# [Work order]
Set out each line from the following listing that includes the word "outgoing".

# [Excerpted data]
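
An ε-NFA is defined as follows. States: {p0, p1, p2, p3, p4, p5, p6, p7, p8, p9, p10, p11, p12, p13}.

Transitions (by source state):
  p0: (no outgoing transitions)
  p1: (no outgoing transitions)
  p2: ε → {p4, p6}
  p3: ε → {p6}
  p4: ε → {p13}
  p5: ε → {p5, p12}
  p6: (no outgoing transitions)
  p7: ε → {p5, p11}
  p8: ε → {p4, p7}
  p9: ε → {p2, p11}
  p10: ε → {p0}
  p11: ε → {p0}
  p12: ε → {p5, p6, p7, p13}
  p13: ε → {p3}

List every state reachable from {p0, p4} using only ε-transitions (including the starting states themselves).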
...
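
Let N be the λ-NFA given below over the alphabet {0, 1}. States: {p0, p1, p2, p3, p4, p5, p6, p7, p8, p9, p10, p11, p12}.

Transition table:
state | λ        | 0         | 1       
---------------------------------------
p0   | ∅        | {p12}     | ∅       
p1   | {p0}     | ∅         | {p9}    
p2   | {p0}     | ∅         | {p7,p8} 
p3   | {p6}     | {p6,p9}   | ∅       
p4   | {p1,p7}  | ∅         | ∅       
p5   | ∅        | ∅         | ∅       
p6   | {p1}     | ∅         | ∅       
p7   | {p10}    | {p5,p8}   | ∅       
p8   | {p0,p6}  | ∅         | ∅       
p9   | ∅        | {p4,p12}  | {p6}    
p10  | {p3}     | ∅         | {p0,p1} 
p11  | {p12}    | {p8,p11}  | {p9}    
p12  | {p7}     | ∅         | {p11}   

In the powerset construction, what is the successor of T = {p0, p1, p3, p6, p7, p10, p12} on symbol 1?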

# [Answer to this task]
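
  p0: (no outgoing transitions)
  p1: (no outgoing transitions)
  p6: (no outgoing transitions)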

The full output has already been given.